**Work order**
Write out again only the lines that run from the start of the entries to the line containing "One betting round", both included.

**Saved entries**
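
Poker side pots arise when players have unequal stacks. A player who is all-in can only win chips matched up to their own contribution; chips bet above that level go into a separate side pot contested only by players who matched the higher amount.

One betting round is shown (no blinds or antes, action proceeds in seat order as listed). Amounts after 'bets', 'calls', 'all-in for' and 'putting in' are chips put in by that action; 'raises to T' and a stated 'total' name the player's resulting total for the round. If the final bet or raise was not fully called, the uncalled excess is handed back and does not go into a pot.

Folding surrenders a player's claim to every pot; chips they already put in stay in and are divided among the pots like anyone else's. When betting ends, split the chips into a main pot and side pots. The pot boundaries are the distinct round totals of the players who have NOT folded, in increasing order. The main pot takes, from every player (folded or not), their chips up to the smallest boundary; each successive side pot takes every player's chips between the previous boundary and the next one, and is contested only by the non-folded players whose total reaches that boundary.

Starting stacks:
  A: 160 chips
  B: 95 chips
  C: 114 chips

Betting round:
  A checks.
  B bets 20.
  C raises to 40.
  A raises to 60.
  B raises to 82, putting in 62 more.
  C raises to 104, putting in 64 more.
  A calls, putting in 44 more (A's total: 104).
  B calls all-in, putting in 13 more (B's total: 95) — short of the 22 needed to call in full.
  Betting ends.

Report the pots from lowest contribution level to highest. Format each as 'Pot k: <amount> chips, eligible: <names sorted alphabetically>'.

Contributions: A=104, B=95, C=104
Pot levels (distinct totals of non-folded players): 95, 104
Layer 1-95: 95 each from A, B, C = 95*3 = 285 chips; eligible A, B, C
Layer 96-104: 9 each from A, C = 9*2 = 18 chips; eligible A, C

Pot 1: 285 chips, eligible: A, B, C
Pot 2: 18 chips, eligible: A, C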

**Result below**
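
Poker side pots arise when players have unequal stacks. A player who is all-in can only win chips matched up to their own contribution; chips bet above that level go into a separate side pot contested only by players who matched the higher amount.

One betting round is shown (no blinds or antes, action proceeds in seat order as listed). Amounts after 'bets', 'calls', 'all-in for' and 'putting in' are chips put in by that action; 'raises to T' and a stated 'total' name the player's resulting total for the round. If the final bet or raise was not fully called, the uncalled excess is handed back and does not go into a pot.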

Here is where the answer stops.